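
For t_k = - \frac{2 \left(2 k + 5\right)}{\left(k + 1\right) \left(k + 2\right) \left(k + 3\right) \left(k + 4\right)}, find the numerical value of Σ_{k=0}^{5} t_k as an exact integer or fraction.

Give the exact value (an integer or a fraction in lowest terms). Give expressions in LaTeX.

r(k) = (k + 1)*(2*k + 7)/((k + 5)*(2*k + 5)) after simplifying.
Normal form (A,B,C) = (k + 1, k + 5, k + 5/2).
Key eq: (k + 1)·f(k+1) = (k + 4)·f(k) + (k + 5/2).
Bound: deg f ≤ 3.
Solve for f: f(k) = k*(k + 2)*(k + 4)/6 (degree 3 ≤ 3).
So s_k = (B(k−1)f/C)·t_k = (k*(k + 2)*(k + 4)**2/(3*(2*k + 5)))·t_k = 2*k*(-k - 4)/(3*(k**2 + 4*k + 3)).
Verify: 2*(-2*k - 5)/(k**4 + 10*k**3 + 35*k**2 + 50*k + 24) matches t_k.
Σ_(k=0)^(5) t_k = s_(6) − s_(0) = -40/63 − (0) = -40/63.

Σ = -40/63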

◇ ◇ ◇ ◇

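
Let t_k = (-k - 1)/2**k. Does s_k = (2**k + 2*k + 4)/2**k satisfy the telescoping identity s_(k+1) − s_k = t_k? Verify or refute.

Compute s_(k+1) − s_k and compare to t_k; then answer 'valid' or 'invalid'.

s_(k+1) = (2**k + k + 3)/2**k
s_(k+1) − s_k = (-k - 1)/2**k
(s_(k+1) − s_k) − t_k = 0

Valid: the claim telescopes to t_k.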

◇ ◇ ◇ ◇

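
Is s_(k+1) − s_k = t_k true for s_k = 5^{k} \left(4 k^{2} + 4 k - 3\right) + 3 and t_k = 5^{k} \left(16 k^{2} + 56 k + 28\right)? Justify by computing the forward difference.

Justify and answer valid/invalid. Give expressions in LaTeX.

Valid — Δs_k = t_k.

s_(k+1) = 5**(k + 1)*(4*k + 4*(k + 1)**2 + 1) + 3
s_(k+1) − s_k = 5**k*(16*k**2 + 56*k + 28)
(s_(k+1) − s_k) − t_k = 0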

◇ ◇ ◇ ◇

(EXERCISE DESCRIPTION) Copy each line above that has the word "left".

(FINISHED TASK)
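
For t_k = - \frac{2 \left(2 k + 5\right)}{\left(k + 1\right) \left(k + 2\right) \left(k + 3\right) \left(k + 4\right)}, find the numerical value of Σ_{k=0}^{5} t_k as an exact integer or fraction.
Is s_(k+1) − s_k = t_k true for s_k = 5^{k} \left(4 k^{2} + 4 k - 3\right) + 3 and t_k = 5^{k} \left(16 k^{2} + 56 k + 28\right)? Justify by computing the forward difference.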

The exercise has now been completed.